Would you please return the lines of the entries below starting at the line that has "At 51°S, ∂P/∂x" and ending at the line that has "A radiosonde at", both included, exactly as they are?
● ● ● ●
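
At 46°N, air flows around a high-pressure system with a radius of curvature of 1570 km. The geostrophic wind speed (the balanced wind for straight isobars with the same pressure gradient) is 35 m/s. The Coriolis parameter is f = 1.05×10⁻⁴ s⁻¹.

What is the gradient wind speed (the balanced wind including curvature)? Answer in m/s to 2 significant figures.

Around a high, pressure-gradient force acts outward with centrifugal, so Coriolis balances both:
fV = (1/ρ)|∂P/∂n| + V²/R  →  V² − fR·V + fR·V_g = 0
With fR = 1.05×10⁻⁴ × 1570×10³ m = 165 m/s:
V = [fR − √((fR)² − 4 fR V_g)]/2 = [165 − √(165² − 4×165×35)]/2 = 50.4 m/s
Supergeostrophic (V > V_g = 35 m/s), as expected around a high.

50 m/s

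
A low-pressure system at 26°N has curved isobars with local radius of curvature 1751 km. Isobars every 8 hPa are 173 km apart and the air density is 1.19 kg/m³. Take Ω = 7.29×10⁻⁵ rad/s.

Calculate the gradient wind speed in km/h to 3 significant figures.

Coriolis parameter at 26°N:
f = 2Ω sin φ = 2 × 7.29×10⁻⁵ × sin 26° = 6.39×10⁻⁵ s⁻¹
Pressure gradient: |∂P/∂n| = 800 Pa / 173000 m = 4.62×10⁻³ Pa/m
Geostrophic speed: V_g = |∂P/∂n|/(fρ) = 4.62×10⁻³/(6.39×10⁻⁵ × 1.19) = 60.8 m/s
Around a low, centrifugal force acts outward with Coriolis, so pressure-gradient force balances both:
(1/ρ)|∂P/∂n| = fV + V²/R  →  V² + fR·V − fR·V_g = 0
With fR = 6.39×10⁻⁵ × 1751×10³ m = 112 m/s:
V = [−fR + √((fR)² + 4 fR V_g)]/2 = [−112 + √(112² + 4×112×60.8)]/2 = 43.7 m/s
Subgeostrophic (V < V_g = 60.8 m/s), as expected around a low.
Converting: 43.7 m/s × 3.6 = 157 km/h

157 km/h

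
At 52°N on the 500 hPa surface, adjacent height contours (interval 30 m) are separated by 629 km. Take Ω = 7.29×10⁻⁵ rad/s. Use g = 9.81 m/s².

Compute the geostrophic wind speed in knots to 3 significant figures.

Coriolis parameter at 52°N:
f = 2Ω sin φ = 2 × 7.29×10⁻⁵ × sin 52° = 1.15×10⁻⁴ s⁻¹
Height gradient: |∂Z/∂n| = 30 m / 629000 m = 4.77×10⁻⁵
On a pressure surface, geostrophic balance gives V_g = (g/f)|∂Z/∂n|:
V_g = 9.81 × 4.77×10⁻⁵ / 1.15×10⁻⁴ = 4.07 m/s
Converting: 4.07 m/s × 1.944 = 7.92 knots

7.92 knots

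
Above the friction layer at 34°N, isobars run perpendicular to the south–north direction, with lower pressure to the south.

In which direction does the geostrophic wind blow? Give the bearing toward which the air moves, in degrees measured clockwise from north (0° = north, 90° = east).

The pressure-gradient force points toward the south (bearing 180°).
Geostrophic balance: in the Northern Hemisphere the Coriolis force deflects motion to the right, so the geostrophic wind blows 90° to the right of the pressure-gradient force (low pressure on the left).
Rotating 180° by 90° clockwise gives 270° — the wind blows toward the west.

270°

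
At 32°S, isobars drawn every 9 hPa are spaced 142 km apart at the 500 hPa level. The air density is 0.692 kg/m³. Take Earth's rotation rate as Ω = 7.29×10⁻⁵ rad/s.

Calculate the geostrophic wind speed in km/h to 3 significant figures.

Coriolis parameter at 32°S:
f = 2Ω sin φ = 2 × 7.29×10⁻⁵ × sin 32° = 7.73×10⁻⁵ s⁻¹
Pressure gradient: |∂P/∂n| = 900 Pa / 142000 m = 6.34×10⁻³ Pa/m
Geostrophic balance (pressure-gradient force = Coriolis force):
V_g = (1/(fρ)) |∂P/∂n| = 6.34×10⁻³ / (7.73×10⁻⁵ × 0.692) = 119 m/s
Converting: 119 m/s × 3.6 = 427 km/h

427 km/h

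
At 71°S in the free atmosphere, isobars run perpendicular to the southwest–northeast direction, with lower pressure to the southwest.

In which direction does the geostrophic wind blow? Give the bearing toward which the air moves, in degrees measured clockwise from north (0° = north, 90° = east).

135°

The pressure-gradient force points toward the southwest (bearing 225°).
Geostrophic balance: in the Southern Hemisphere the Coriolis force deflects motion to the left, so the geostrophic wind blows 90° to the left of the pressure-gradient force (low pressure on the right).
Rotating 225° by 90° counterclockwise gives 135° — the wind blows toward the southeast.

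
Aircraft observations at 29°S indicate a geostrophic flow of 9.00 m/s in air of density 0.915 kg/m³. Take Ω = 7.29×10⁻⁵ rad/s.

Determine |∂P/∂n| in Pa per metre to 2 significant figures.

5.8×10⁻⁴ Pa/m

Coriolis parameter at 29°S:
f = 2Ω sin φ = 2 × 7.29×10⁻⁵ × sin 29° = 7.07×10⁻⁵ s⁻¹
Geostrophic balance rearranged: |∂P/∂n| = f ρ V_g
|∂P/∂n| = 7.07×10⁻⁵ × 0.915 × 9.00 = 5.82×10⁻⁴ Pa/m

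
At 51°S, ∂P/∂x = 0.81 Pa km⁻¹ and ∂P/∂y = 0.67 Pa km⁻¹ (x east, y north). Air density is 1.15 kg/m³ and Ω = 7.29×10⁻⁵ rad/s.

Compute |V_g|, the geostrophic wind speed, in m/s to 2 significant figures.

8.1 m/s

Coriolis parameter at 51°S:
f = 2Ω sin φ = 2 × 7.29×10⁻⁵ × sin 51° = 1.13×10⁻⁴ s⁻¹
In the Southern Hemisphere f is negative: f = −1.13×10⁻⁴ s⁻¹.
Component geostrophic relations (x east, y north):
u_g = −(1/(fρ)) ∂P/∂y,  v_g = (1/(fρ)) ∂P/∂x
u_g = −(0.67×10⁻³)/(−1.13×10⁻⁴ × 1.15) = 5.14 m/s;  v_g = (0.81×10⁻³)/(−1.13×10⁻⁴ × 1.15) = −6.22 m/s
|V_g| = √(u_g² + v_g²) = 8.07 m/s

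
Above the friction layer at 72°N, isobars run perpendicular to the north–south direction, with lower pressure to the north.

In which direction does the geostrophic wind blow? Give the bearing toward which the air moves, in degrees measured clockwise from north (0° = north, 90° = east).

The pressure-gradient force points toward the north (bearing 000°).
Geostrophic balance: in the Northern Hemisphere the Coriolis force deflects motion to the right, so the geostrophic wind blows 90° to the right of the pressure-gradient force (low pressure on the left).
Rotating 000° by 90° clockwise gives 090° — the wind blows toward the east.

090°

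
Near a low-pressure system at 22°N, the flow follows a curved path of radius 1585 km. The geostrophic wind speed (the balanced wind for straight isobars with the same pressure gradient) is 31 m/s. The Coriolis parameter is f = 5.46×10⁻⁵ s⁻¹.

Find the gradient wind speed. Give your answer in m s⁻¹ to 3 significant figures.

Around a low, centrifugal force acts outward with Coriolis, so pressure-gradient force balances both:
(1/ρ)|∂P/∂n| = fV + V²/R  →  V² + fR·V − fR·V_g = 0
With fR = 5.46×10⁻⁵ × 1585×10³ m = 86.5 m/s:
V = [−fR + √((fR)² + 4 fR V_g)]/2 = [−86.5 + √(86.5² + 4×86.5×31)]/2 = 24.2 m/s
Subgeostrophic (V < V_g = 31 m/s), as expected around a low.

24.2 m s⁻¹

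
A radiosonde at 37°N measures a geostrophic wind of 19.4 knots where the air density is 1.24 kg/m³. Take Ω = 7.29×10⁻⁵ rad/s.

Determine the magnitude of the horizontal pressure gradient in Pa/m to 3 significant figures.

Coriolis parameter at 37°N:
f = 2Ω sin φ = 2 × 7.29×10⁻⁵ × sin 37° = 8.77×10⁻⁵ s⁻¹
Wind speed in SI: 19.4 knots = 9.98 m/s
Geostrophic balance rearranged: |∂P/∂n| = f ρ V_g
|∂P/∂n| = 8.77×10⁻⁵ × 1.24 × 9.98 = 1.09×10⁻³ Pa/m

1.09×10⁻³ Pa/m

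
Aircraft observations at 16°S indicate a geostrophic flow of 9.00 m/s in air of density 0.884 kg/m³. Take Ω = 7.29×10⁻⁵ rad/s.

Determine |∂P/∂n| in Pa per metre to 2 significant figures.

Coriolis parameter at 16°S:
f = 2Ω sin φ = 2 × 7.29×10⁻⁵ × sin 16° = 4.02×10⁻⁵ s⁻¹
Geostrophic balance rearranged: |∂P/∂n| = f ρ V_g
|∂P/∂n| = 4.02×10⁻⁵ × 0.884 × 9.00 = 3.20×10⁻⁴ Pa/m

3.2×10⁻⁴ Pa/m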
● ● ● ●
Response area
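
At 51°S, ∂P/∂x = 0.81 Pa km⁻¹ and ∂P/∂y = 0.67 Pa km⁻¹ (x east, y north). Air density is 1.15 kg/m³ and Ω = 7.29×10⁻⁵ rad/s.

Compute |V_g|, the geostrophic wind speed, in m/s to 2 significant figures.

8.1 m/s

Coriolis parameter at 51°S:
f = 2Ω sin φ = 2 × 7.29×10⁻⁵ × sin 51° = 1.13×10⁻⁴ s⁻¹
In the Southern Hemisphere f is negative: f = −1.13×10⁻⁴ s⁻¹.
Component geostrophic relations (x east, y north):
u_g = −(1/(fρ)) ∂P/∂y,  v_g = (1/(fρ)) ∂P/∂x
u_g = −(0.67×10⁻³)/(−1.13×10⁻⁴ × 1.15) = 5.14 m/s;  v_g = (0.81×10⁻³)/(−1.13×10⁻⁴ × 1.15) = −6.22 m/s
|V_g| = √(u_g² + v_g²) = 8.07 m/s

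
Above the friction layer at 72°N, isobars run perpendicular to the north–south direction, with lower pressure to the north.

In which direction does the geostrophic wind blow? Give the bearing toward which the air moves, in degrees measured clockwise from north (0° = north, 90° = east).

The pressure-gradient force points toward the north (bearing 000°).
Geostrophic balance: in the Northern Hemisphere the Coriolis force deflects motion to the right, so the geostrophic wind blows 90° to the right of the pressure-gradient force (low pressure on the left).
Rotating 000° by 90° clockwise gives 090° — the wind blows toward the east.

090°

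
Near a low-pressure system at 22°N, the flow follows a curved path of radius 1585 km. The geostrophic wind speed (the balanced wind for straight isobars with the same pressure gradient) is 31 m/s. The Coriolis parameter is f = 5.46×10⁻⁵ s⁻¹.

Find the gradient wind speed. Give your answer in m s⁻¹ to 3 significant figures.

Around a low, centrifugal force acts outward with Coriolis, so pressure-gradient force balances both:
(1/ρ)|∂P/∂n| = fV + V²/R  →  V² + fR·V − fR·V_g = 0
With fR = 5.46×10⁻⁵ × 1585×10³ m = 86.5 m/s:
V = [−fR + √((fR)² + 4 fR V_g)]/2 = [−86.5 + √(86.5² + 4×86.5×31)]/2 = 24.2 m/s
Subgeostrophic (V < V_g = 31 m/s), as expected around a low.

24.2 m s⁻¹

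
A radiosonde at 37°N measures a geostrophic wind of 19.4 knots where the air density is 1.24 kg/m³. Take Ω = 7.29×10⁻⁵ rad/s.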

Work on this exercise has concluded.